* DATA FOR PROCESSING

___

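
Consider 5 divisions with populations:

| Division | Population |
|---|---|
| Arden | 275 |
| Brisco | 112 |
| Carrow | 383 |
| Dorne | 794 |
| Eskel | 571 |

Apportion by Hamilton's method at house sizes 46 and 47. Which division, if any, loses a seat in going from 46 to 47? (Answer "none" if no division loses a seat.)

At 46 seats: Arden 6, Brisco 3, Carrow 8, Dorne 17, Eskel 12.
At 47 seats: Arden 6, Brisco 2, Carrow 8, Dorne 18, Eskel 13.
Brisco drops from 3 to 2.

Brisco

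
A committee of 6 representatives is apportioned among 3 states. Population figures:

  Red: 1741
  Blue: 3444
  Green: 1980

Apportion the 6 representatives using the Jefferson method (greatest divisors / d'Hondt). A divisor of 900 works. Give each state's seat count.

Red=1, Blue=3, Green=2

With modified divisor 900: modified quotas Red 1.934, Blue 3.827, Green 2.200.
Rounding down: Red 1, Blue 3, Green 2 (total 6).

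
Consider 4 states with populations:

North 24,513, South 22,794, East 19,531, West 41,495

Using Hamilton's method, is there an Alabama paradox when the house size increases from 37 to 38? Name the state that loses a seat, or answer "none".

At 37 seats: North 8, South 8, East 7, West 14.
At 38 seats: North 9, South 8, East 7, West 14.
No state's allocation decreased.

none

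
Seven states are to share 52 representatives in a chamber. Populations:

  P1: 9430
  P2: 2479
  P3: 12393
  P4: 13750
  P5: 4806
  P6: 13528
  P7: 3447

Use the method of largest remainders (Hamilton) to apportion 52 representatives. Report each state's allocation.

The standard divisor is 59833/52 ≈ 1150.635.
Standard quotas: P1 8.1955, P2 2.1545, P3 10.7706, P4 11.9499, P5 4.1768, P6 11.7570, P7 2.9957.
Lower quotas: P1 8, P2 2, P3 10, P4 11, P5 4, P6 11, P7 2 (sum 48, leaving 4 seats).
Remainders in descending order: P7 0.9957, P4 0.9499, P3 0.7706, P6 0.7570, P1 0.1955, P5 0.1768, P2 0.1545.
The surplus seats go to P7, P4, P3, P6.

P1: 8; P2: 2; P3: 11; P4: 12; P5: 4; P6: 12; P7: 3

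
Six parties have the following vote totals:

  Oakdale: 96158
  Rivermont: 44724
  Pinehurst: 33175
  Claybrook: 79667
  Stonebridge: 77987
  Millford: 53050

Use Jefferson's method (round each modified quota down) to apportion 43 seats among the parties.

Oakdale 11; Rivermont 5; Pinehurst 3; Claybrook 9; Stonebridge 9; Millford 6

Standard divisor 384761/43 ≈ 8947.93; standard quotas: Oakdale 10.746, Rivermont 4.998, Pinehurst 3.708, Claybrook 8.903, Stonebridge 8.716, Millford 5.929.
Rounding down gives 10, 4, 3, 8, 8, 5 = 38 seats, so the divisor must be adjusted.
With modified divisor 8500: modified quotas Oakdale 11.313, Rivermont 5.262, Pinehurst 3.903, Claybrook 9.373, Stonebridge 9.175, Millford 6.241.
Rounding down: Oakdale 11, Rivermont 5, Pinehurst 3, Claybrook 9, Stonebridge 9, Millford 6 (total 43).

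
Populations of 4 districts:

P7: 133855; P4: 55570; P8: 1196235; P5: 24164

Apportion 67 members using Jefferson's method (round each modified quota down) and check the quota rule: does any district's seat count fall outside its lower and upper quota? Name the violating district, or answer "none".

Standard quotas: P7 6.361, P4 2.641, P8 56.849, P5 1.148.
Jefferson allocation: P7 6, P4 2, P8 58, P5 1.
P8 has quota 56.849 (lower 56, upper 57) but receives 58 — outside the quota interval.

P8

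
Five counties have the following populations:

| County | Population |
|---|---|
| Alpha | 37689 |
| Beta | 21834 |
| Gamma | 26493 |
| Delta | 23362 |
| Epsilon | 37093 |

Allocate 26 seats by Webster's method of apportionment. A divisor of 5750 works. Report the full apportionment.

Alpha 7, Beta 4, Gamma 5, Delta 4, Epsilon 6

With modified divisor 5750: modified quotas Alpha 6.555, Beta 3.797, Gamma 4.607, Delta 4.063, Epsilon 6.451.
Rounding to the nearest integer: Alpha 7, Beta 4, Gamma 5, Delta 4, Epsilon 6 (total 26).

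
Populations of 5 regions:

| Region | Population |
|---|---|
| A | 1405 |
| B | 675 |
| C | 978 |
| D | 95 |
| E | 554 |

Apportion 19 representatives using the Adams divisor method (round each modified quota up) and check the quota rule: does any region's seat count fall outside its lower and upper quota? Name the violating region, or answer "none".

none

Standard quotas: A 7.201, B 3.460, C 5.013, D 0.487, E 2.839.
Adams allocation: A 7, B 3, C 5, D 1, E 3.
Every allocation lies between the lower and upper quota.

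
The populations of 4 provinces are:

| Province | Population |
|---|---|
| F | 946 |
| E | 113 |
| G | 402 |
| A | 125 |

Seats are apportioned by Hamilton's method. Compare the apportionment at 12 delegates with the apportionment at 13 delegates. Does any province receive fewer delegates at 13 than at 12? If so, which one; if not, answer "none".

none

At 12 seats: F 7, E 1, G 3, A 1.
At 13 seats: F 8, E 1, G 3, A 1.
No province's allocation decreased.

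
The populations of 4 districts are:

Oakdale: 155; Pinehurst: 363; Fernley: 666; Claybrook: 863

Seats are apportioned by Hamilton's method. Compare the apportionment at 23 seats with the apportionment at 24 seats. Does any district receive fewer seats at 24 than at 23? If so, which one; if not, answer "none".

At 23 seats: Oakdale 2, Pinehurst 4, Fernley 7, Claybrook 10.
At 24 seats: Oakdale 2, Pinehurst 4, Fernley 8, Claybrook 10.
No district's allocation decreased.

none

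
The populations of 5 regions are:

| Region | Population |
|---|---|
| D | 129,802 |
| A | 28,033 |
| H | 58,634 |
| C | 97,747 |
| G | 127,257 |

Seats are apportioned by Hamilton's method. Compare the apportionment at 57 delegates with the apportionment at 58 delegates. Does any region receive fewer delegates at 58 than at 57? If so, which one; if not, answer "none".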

___

Among the lines of the data, find every one that holds "regions" and copy it.

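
Populations of 5 regions:
The populations of 5 regions are: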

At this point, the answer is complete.